*** Opening The data ***

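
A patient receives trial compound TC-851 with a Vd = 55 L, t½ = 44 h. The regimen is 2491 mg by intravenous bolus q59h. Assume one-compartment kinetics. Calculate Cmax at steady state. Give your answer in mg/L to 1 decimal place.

τ/t½ = 59/44 ≈ 1.3409, so fraction remaining f = (1/2)^(59/44) ≈ 0.3948.
At steady state, accumulation factor R = 1/(1 − e^(−kτ)) ≈ 1.6523.
Each bolus raises the concentration by D/Vd = 2491/55 ≈ 45.291 mg/L.
Steady-state peak Cmax,ss = C₀·R ≈ 45.291 × 1.6523 ≈ 74.834 mg/L.

74.8 mg/L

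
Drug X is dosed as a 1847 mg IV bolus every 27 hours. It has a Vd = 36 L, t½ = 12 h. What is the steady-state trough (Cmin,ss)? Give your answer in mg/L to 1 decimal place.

Over one 27-h interval, 27/12 ≈ 2.25 half-lives elapse, leaving f ≈ 0.2102 of each dose.
Single-dose peak C₀ = D/Vd = 1847/36 ≈ 51.306 mg/L.
Steady-state trough Cmin,ss = C₀·f/(1−f) ≈ 51.306 × 0.2102/0.7898 ≈ 13.655 mg/L.

13.7 mg/L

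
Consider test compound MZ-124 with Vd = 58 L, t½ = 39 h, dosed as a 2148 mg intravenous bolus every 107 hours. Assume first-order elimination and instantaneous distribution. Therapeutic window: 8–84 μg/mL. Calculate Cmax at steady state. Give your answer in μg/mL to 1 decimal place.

k = ln2/t½ = ln2/39 ≈ 0.017773 h⁻¹; fraction remaining f = e^(−kτ) = e^(−0.017773×107) ≈ 0.1493.
At steady state, accumulation factor R = 1/(1 − e^(−kτ)) ≈ 1.1755.
Single-dose peak C₀ = D/Vd = 2148/58 ≈ 37.034 μg/mL.
Cmax,ss = C₀/(1 − f) ≈ 37.034/0.8507 ≈ 43.534 μg/mL.
Peak 43.5 μg/mL vs MTC 84 μg/mL: below toxic threshold.

43.5 μg/mL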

*** Closing The data ***

[Work instructions] Please reproduce the records exactly, without leaving any out.

[Task answer]
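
A patient receives trial compound TC-851 with a Vd = 55 L, t½ = 44 h. The regimen is 2491 mg by intravenous bolus q59h. Assume one-compartment kinetics. Calculate Cmax at steady state. Give your answer in mg/L to 1 decimal place.

τ/t½ = 59/44 ≈ 1.3409, so fraction remaining f = (1/2)^(59/44) ≈ 0.3948.
At steady state, accumulation factor R = 1/(1 − e^(−kτ)) ≈ 1.6523.
Each bolus raises the concentration by D/Vd = 2491/55 ≈ 45.291 mg/L.
Steady-state peak Cmax,ss = C₀·R ≈ 45.291 × 1.6523 ≈ 74.834 mg/L.

74.8 mg/L

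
Drug X is dosed as a 1847 mg IV bolus every 27 hours. It has a Vd = 36 L, t½ = 12 h. What is the steady-state trough (Cmin,ss)? Give your answer in mg/L to 1 decimal place.

Over one 27-h interval, 27/12 ≈ 2.25 half-lives elapse, leaving f ≈ 0.2102 of each dose.
Single-dose peak C₀ = D/Vd = 1847/36 ≈ 51.306 mg/L.
Steady-state trough Cmin,ss = C₀·f/(1−f) ≈ 51.306 × 0.2102/0.7898 ≈ 13.655 mg/L.

13.7 mg/L

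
Consider test compound MZ-124 with Vd = 58 L, t½ = 39 h, dosed as a 2148 mg intravenous bolus every 107 hours. Assume first-order elimination and instantaneous distribution. Therapeutic window: 8–84 μg/mL. Calculate Cmax at steady state. Give your answer in μg/mL to 1 decimal place.

k = ln2/t½ = ln2/39 ≈ 0.017773 h⁻¹; fraction remaining f = e^(−kτ) = e^(−0.017773×107) ≈ 0.1493.
At steady state, accumulation factor R = 1/(1 − e^(−kτ)) ≈ 1.1755.
Single-dose peak C₀ = D/Vd = 2148/58 ≈ 37.034 μg/mL.
Cmax,ss = C₀/(1 − f) ≈ 37.034/0.8507 ≈ 43.534 μg/mL.
Peak 43.5 μg/mL vs MTC 84 μg/mL: below toxic threshold.

43.5 μg/mL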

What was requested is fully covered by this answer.